» **Task prompt**:
From the records below, copy every line that contains the word "which".

Records excerpted from a collection:
----------
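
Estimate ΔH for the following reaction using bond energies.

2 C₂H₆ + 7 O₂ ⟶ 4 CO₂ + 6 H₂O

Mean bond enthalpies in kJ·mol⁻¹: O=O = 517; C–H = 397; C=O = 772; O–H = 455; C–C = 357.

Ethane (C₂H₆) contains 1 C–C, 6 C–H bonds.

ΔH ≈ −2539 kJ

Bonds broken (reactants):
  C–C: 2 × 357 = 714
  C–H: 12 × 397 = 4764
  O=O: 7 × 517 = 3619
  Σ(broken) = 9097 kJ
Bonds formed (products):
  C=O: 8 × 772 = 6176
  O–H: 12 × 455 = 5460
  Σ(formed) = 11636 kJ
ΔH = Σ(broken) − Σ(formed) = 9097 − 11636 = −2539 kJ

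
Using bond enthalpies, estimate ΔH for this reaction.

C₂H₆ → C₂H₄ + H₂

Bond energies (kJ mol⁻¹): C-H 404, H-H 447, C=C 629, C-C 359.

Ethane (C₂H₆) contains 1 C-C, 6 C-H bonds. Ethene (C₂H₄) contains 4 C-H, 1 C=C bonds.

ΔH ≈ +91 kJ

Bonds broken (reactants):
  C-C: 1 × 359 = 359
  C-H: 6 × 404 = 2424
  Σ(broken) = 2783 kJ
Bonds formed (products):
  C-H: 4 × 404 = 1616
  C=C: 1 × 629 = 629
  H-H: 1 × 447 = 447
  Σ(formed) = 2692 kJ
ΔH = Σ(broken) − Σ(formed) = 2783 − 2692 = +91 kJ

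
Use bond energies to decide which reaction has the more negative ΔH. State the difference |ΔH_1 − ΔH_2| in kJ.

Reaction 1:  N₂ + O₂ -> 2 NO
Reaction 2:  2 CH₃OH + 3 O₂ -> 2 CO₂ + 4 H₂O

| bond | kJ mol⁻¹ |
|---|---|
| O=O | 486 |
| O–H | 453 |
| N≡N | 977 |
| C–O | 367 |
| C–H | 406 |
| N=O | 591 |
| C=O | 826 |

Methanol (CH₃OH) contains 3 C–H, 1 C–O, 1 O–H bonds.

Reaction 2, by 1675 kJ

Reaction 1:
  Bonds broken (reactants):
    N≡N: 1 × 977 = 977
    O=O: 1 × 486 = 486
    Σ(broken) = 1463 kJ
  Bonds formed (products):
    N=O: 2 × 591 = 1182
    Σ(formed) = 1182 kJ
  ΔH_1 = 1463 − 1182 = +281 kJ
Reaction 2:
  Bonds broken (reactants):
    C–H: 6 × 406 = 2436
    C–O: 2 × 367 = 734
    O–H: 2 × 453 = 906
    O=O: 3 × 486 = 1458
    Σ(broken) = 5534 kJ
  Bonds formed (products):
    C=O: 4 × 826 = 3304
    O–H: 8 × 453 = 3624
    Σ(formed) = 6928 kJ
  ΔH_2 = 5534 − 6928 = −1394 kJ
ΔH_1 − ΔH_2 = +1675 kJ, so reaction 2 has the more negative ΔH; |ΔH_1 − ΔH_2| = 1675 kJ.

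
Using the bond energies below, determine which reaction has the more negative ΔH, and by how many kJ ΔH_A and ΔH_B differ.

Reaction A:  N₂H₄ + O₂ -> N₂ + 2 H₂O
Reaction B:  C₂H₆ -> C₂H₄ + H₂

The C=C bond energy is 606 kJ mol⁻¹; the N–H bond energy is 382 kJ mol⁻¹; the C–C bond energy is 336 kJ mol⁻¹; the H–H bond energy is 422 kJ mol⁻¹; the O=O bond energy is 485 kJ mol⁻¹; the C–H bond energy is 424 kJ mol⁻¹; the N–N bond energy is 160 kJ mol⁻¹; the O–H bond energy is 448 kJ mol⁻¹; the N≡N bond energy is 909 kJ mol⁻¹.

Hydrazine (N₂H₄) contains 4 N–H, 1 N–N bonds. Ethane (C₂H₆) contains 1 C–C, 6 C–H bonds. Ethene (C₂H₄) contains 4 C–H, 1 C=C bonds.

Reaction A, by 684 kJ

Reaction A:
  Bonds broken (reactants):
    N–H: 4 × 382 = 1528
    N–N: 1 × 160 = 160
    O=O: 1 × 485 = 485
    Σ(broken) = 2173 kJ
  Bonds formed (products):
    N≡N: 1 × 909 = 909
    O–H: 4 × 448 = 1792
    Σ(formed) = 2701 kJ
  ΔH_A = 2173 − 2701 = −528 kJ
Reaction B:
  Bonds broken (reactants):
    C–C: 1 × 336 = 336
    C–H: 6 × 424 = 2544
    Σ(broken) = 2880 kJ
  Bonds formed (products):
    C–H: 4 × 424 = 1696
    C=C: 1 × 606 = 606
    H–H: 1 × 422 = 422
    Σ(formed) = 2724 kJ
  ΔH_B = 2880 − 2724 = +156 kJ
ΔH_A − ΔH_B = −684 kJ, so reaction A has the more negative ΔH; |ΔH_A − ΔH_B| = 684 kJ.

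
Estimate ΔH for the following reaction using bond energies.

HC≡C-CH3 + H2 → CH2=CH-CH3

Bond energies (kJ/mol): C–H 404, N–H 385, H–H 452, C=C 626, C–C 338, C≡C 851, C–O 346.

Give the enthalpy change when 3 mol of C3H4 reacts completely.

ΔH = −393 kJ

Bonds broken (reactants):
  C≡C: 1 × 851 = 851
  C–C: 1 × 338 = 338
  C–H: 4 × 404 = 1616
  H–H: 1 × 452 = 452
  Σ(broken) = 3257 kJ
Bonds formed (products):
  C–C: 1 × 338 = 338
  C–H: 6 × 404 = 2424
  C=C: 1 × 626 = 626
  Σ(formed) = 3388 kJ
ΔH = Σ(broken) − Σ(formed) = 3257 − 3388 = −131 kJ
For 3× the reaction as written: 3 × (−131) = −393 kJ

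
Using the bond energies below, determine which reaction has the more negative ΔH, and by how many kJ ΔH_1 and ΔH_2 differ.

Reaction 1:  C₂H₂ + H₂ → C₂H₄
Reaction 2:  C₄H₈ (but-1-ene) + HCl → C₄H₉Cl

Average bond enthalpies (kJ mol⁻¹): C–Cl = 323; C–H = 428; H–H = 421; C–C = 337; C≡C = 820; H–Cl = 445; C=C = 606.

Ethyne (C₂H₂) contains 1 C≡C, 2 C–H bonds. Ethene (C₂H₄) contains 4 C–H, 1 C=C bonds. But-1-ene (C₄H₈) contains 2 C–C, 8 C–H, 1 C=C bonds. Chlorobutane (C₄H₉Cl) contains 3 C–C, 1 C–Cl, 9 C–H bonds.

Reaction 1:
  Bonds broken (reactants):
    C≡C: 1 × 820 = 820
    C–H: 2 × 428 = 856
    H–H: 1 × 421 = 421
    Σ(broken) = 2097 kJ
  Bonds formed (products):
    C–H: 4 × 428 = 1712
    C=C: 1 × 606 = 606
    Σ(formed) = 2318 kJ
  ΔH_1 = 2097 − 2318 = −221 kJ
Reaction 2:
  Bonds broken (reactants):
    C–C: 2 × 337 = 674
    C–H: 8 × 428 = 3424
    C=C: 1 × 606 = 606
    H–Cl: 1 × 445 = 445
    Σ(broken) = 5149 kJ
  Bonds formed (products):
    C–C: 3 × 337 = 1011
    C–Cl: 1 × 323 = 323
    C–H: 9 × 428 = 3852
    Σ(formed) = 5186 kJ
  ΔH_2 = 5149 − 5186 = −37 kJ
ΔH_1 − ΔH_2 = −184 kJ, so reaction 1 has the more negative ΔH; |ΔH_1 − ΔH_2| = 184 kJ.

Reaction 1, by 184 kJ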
----------
» **Reply**:
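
Use bond energies to decide which reaction has the more negative ΔH. State the difference |ΔH_1 − ΔH_2| in kJ.
Using the bond energies below, determine which reaction has the more negative ΔH, and by how many kJ ΔH_A and ΔH_B differ.
Using the bond energies below, determine which reaction has the more negative ΔH, and by how many kJ ΔH_1 and ΔH_2 differ.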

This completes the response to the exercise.